##### Task input #####

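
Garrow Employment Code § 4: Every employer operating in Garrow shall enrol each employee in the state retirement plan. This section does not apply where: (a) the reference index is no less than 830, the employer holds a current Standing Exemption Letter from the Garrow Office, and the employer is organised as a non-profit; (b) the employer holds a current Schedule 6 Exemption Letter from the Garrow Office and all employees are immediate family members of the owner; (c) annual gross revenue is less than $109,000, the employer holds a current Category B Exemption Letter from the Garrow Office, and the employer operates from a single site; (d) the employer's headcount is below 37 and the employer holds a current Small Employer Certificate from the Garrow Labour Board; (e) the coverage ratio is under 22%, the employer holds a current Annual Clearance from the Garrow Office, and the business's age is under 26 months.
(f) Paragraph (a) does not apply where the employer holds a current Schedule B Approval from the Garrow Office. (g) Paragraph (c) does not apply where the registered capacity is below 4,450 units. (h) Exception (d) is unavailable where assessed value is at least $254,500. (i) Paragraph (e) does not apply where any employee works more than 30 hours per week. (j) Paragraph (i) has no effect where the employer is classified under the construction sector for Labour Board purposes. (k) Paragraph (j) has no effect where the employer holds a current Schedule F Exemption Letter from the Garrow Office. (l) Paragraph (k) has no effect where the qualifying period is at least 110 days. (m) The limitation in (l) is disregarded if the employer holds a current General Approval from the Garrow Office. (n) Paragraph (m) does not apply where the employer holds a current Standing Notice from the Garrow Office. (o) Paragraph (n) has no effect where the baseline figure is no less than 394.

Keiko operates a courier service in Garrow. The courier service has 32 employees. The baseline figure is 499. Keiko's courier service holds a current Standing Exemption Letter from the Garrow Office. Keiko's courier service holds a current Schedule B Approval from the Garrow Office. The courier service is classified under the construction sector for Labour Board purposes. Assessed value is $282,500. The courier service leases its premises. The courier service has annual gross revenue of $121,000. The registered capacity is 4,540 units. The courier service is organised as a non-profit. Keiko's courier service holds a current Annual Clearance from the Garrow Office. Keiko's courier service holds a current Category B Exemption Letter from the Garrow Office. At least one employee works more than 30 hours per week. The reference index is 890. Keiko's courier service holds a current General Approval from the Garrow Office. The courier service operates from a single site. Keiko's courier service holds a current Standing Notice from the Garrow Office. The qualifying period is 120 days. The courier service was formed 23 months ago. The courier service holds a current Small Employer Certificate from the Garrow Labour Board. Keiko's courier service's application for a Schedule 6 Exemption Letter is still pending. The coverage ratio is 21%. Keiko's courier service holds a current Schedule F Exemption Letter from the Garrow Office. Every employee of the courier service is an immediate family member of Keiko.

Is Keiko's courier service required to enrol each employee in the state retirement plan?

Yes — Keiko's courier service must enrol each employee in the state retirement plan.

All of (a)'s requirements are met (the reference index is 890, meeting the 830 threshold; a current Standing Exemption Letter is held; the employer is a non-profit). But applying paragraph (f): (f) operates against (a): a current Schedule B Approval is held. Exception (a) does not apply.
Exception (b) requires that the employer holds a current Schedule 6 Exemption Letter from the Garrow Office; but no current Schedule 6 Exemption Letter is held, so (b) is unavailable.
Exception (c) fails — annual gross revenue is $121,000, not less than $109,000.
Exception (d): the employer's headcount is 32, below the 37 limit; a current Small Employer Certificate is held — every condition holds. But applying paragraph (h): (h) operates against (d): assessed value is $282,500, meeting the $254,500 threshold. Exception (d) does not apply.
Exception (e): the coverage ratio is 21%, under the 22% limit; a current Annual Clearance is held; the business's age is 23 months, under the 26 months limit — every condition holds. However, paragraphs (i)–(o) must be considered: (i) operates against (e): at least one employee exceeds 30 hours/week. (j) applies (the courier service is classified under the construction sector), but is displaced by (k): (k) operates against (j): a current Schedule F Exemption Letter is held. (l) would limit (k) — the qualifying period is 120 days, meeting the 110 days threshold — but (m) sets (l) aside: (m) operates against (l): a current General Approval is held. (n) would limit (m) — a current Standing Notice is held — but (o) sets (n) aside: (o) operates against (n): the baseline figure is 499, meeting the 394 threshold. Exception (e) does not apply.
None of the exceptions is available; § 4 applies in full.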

#####
##### Task input #####

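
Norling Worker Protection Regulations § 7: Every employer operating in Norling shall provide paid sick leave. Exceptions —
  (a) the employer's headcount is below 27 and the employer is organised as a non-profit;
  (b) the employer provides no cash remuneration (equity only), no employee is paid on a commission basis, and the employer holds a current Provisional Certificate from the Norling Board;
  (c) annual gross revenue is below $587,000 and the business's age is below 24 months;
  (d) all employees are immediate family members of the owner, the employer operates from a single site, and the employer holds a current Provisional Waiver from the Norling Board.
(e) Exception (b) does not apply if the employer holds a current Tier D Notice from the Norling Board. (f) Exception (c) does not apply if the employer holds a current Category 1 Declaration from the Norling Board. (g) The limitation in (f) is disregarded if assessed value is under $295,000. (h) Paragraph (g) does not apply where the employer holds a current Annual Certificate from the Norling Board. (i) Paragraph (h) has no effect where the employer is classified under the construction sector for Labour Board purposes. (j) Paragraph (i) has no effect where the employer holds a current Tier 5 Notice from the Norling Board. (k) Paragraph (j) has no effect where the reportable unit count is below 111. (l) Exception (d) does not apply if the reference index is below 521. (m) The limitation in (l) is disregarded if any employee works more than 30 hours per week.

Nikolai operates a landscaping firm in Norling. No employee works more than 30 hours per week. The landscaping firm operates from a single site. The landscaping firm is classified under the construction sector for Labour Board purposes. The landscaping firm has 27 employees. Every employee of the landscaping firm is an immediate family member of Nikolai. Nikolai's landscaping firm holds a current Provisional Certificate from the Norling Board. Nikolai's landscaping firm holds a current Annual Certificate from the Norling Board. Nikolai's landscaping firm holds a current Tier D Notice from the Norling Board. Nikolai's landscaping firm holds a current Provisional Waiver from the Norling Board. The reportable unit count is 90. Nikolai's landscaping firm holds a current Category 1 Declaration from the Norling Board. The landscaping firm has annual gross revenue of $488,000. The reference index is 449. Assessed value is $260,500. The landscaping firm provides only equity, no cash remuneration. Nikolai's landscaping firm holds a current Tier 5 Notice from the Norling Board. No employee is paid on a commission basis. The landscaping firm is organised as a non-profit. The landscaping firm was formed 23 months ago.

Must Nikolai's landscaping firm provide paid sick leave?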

#####

If a line in the records contains the word "commission", copy it out.

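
  (b) the employer provides no cash remuneration (equity only), no employee is paid on a commission basis, and the employer holds a current Provisional Certificate from the Norling Board;
Nikolai operates a landscaping firm in Norling. No employee works more than 30 hours per week. The landscaping firm operates from a single site. The landscaping firm is classified under the construction sector for Labour Board purposes. The landscaping firm has 27 employees. Every employee of the landscaping firm is an immediate family member of Nikolai. Nikolai's landscaping firm holds a current Provisional Certificate from the Norling Board. Nikolai's landscaping firm holds a current Annual Certificate from the Norling Board. Nikolai's landscaping firm holds a current Tier D Notice from the Norling Board. Nikolai's landscaping firm holds a current Provisional Waiver from the Norling Board. The reportable unit count is 90. Nikolai's landscaping firm holds a current Category 1 Declaration from the Norling Board. The landscaping firm has annual gross revenue of $488,000. The reference index is 449. Assessed value is $260,500. The landscaping firm provides only equity, no cash remuneration. Nikolai's landscaping firm holds a current Tier 5 Notice from the Norling Board. No employee is paid on a commission basis. The landscaping firm is organised as a non-profit. The landscaping firm was formed 23 months ago.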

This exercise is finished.